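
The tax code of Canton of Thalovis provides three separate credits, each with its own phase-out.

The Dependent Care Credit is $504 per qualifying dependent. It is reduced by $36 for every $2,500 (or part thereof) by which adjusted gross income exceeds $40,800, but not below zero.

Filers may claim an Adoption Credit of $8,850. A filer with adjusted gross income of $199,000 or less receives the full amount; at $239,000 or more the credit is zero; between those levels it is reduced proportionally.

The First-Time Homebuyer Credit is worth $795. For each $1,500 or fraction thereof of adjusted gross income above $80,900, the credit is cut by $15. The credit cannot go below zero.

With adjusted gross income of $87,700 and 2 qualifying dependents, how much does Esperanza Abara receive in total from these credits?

Dependent Care Credit: base = 2 × $504 = $1,008. income exceeds $40,800 by $46,900, which is 19 full-or-partial $2,500 increments; reduction = 19 × $36 = $684, leaving $324.
Adoption Credit: $87,700 is at or below the $199,000 threshold, so the full $8,850 applies.
First-Time Homebuyer Credit: income exceeds $80,900 by $6,800, which is 5 full-or-partial $1,500 increments; reduction = 5 × $15 = $75, leaving $720.
Total: $324 + $8,850 + $720 = $9,894.

$9,894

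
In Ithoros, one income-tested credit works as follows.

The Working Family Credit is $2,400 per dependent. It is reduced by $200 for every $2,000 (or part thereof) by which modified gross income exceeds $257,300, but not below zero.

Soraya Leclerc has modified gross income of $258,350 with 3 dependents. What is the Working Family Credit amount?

$7,000

Working Family Credit: base = 3 × $2,400 = $7,200. income exceeds $257,300 by $1,050, which is 1 full-or-partial $2,000 increment; reduction = 1 × $200 = $200, leaving $7,000.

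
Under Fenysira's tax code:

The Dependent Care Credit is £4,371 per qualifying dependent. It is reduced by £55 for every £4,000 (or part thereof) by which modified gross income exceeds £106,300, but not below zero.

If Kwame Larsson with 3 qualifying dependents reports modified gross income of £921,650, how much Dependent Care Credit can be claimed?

Dependent Care Credit: base = 3 × £4,371 = £13,113. income exceeds £106,300 by £815,350, which is 204 full-or-partial £4,000 increments; reduction = 204 × £55 = £11,220, leaving £1,893.

£1,893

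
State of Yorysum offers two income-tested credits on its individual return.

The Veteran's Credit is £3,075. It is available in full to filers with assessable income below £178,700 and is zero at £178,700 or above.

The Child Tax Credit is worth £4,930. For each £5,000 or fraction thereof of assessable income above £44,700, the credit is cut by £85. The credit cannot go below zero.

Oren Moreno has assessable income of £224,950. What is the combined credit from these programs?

£1,785

Veteran's Credit: £224,950 meets or exceeds the £178,700 cutoff, so the credit is £0.
Child Tax Credit: income exceeds £44,700 by £180,250, which is 37 full-or-partial £5,000 increments; reduction = 37 × £85 = £3,145, leaving £1,785.
Total: £0 + £1,785 = £1,785.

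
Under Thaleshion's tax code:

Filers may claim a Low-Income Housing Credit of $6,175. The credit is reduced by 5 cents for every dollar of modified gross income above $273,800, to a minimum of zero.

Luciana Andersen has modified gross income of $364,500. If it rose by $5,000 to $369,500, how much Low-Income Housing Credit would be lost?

At $364,500 — 5% of the $90,700 excess over $273,800 is $4,535; credit = $6,175 − $4,535 = $1,640.
At $369,500 — 5% of the $95,700 excess over $273,800 is $4,785; credit = $6,175 − $4,785 = $1,390.
Lost: $1,640 − $1,390 = $250.

$250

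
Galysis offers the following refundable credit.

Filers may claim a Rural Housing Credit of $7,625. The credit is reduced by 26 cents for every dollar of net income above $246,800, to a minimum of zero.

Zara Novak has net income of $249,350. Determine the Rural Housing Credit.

$6,962

Rural Housing Credit: 26% of the $2,550 excess over $246,800 is $663; credit = $7,625 − $663 = $6,962.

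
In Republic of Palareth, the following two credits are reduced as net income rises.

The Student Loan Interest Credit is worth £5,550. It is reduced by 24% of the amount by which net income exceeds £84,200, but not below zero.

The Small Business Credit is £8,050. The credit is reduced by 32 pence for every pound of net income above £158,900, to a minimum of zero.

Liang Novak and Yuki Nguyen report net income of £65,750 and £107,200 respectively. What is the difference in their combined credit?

Liang (£65,750): Student Loan Interest Credit: £65,750 is at or below the £84,200 threshold, so the full £5,550 applies. Small Business Credit: £65,750 is at or below the £158,900 threshold, so the full £8,050 applies. total £5,550 + £8,050 = £13,600
Yuki (£107,200): Student Loan Interest Credit: 24% of the £23,000 excess over £84,200 is £5,520; credit = £5,550 − £5,520 = £30. Small Business Credit: £107,200 is at or below the £158,900 threshold, so the full £8,050 applies. total £30 + £8,050 = £8,080
Difference: |£13,600 − £8,080| = £5,520.

£5,520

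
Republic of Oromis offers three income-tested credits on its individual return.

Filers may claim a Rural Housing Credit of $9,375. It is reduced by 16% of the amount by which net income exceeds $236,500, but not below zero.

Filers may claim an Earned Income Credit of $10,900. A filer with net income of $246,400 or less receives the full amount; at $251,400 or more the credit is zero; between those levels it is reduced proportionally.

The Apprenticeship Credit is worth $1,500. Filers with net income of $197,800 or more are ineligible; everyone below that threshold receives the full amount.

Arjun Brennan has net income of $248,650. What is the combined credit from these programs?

$13,426

Rural Housing Credit: 16% of the $12,150 excess over $236,500 is $1,944; credit = $9,375 − $1,944 = $7,431.
Earned Income Credit: $248,650 is $2,250 into a $5,000 phase-out range, leaving 2,750/5,000 of the credit: $10,900 × 2,750/5,000 = $5,995.
Apprenticeship Credit: $248,650 meets or exceeds the $197,800 cutoff, so the credit is $0.
Total: $7,431 + $5,995 + $0 = $13,426.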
────────
Output the entire listing exactly as written.

▶ **RESULT**:
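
The tax code of Canton of Thalovis provides three separate credits, each with its own phase-out.

The Dependent Care Credit is $504 per qualifying dependent. It is reduced by $36 for every $2,500 (or part thereof) by which adjusted gross income exceeds $40,800, but not below zero.

Filers may claim an Adoption Credit of $8,850. A filer with adjusted gross income of $199,000 or less receives the full amount; at $239,000 or more the credit is zero; between those levels it is reduced proportionally.

The First-Time Homebuyer Credit is worth $795. For each $1,500 or fraction thereof of adjusted gross income above $80,900, the credit is cut by $15. The credit cannot go below zero.

With adjusted gross income of $87,700 and 2 qualifying dependents, how much does Esperanza Abara receive in total from these credits?

Dependent Care Credit: base = 2 × $504 = $1,008. income exceeds $40,800 by $46,900, which is 19 full-or-partial $2,500 increments; reduction = 19 × $36 = $684, leaving $324.
Adoption Credit: $87,700 is at or below the $199,000 threshold, so the full $8,850 applies.
First-Time Homebuyer Credit: income exceeds $80,900 by $6,800, which is 5 full-or-partial $1,500 increments; reduction = 5 × $15 = $75, leaving $720.
Total: $324 + $8,850 + $720 = $9,894.

$9,894

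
In Ithoros, one income-tested credit works as follows.

The Working Family Credit is $2,400 per dependent. It is reduced by $200 for every $2,000 (or part thereof) by which modified gross income exceeds $257,300, but not below zero.

Soraya Leclerc has modified gross income of $258,350 with 3 dependents. What is the Working Family Credit amount?

$7,000

Working Family Credit: base = 3 × $2,400 = $7,200. income exceeds $257,300 by $1,050, which is 1 full-or-partial $2,000 increment; reduction = 1 × $200 = $200, leaving $7,000.

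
Under Fenysira's tax code:

The Dependent Care Credit is £4,371 per qualifying dependent. It is reduced by £55 for every £4,000 (or part thereof) by which modified gross income exceeds £106,300, but not below zero.

If Kwame Larsson with 3 qualifying dependents reports modified gross income of £921,650, how much Dependent Care Credit can be claimed?

Dependent Care Credit: base = 3 × £4,371 = £13,113. income exceeds £106,300 by £815,350, which is 204 full-or-partial £4,000 increments; reduction = 204 × £55 = £11,220, leaving £1,893.

£1,893

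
State of Yorysum offers two income-tested credits on its individual return.

The Veteran's Credit is £3,075. It is available in full to filers with assessable income below £178,700 and is zero at £178,700 or above.

The Child Tax Credit is worth £4,930. For each £5,000 or fraction thereof of assessable income above £44,700, the credit is cut by £85. The credit cannot go below zero.

Oren Moreno has assessable income of £224,950. What is the combined credit from these programs?

£1,785

Veteran's Credit: £224,950 meets or exceeds the £178,700 cutoff, so the credit is £0.
Child Tax Credit: income exceeds £44,700 by £180,250, which is 37 full-or-partial £5,000 increments; reduction = 37 × £85 = £3,145, leaving £1,785.
Total: £0 + £1,785 = £1,785.

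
Under Thaleshion's tax code:

Filers may claim a Low-Income Housing Credit of $6,175. The credit is reduced by 5 cents for every dollar of modified gross income above $273,800, to a minimum of zero.

Luciana Andersen has modified gross income of $364,500. If it rose by $5,000 to $369,500, how much Low-Income Housing Credit would be lost?

At $364,500 — 5% of the $90,700 excess over $273,800 is $4,535; credit = $6,175 − $4,535 = $1,640.
At $369,500 — 5% of the $95,700 excess over $273,800 is $4,785; credit = $6,175 − $4,785 = $1,390.
Lost: $1,640 − $1,390 = $250.

$250

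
Galysis offers the following refundable credit.

Filers may claim a Rural Housing Credit of $7,625. The credit is reduced by 26 cents for every dollar of net income above $246,800, to a minimum of zero.

Zara Novak has net income of $249,350. Determine the Rural Housing Credit.

$6,962

Rural Housing Credit: 26% of the $2,550 excess over $246,800 is $663; credit = $7,625 − $663 = $6,962.

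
In Republic of Palareth, the following two credits are reduced as net income rises.

The Student Loan Interest Credit is worth £5,550. It is reduced by 24% of the amount by which net income exceeds £84,200, but not below zero.

The Small Business Credit is £8,050. The credit is reduced by 32 pence for every pound of net income above £158,900, to a minimum of zero.

Liang Novak and Yuki Nguyen report net income of £65,750 and £107,200 respectively. What is the difference in their combined credit?

Liang (£65,750): Student Loan Interest Credit: £65,750 is at or below the £84,200 threshold, so the full £5,550 applies. Small Business Credit: £65,750 is at or below the £158,900 threshold, so the full £8,050 applies. total £5,550 + £8,050 = £13,600
Yuki (£107,200): Student Loan Interest Credit: 24% of the £23,000 excess over £84,200 is £5,520; credit = £5,550 − £5,520 = £30. Small Business Credit: £107,200 is at or below the £158,900 threshold, so the full £8,050 applies. total £30 + £8,050 = £8,080
Difference: |£13,600 − £8,080| = £5,520.

£5,520

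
Republic of Oromis offers three income-tested credits on its individual return.

Filers may claim a Rural Housing Credit of $9,375. It is reduced by 16% of the amount by which net income exceeds $236,500, but not below zero.

Filers may claim an Earned Income Credit of $10,900. A filer with net income of $246,400 or less receives the full amount; at $251,400 or more the credit is zero; between those levels it is reduced proportionally.

The Apprenticeship Credit is worth $1,500. Filers with net income of $197,800 or more are ineligible; everyone below that threshold receives the full amount.

Arjun Brennan has net income of $248,650. What is the combined credit from these programs?

$13,426

Rural Housing Credit: 16% of the $12,150 excess over $236,500 is $1,944; credit = $9,375 − $1,944 = $7,431.
Earned Income Credit: $248,650 is $2,250 into a $5,000 phase-out range, leaving 2,750/5,000 of the credit: $10,900 × 2,750/5,000 = $5,995.
Apprenticeship Credit: $248,650 meets or exceeds the $197,800 cutoff, so the credit is $0.
Total: $7,431 + $5,995 + $0 = $13,426.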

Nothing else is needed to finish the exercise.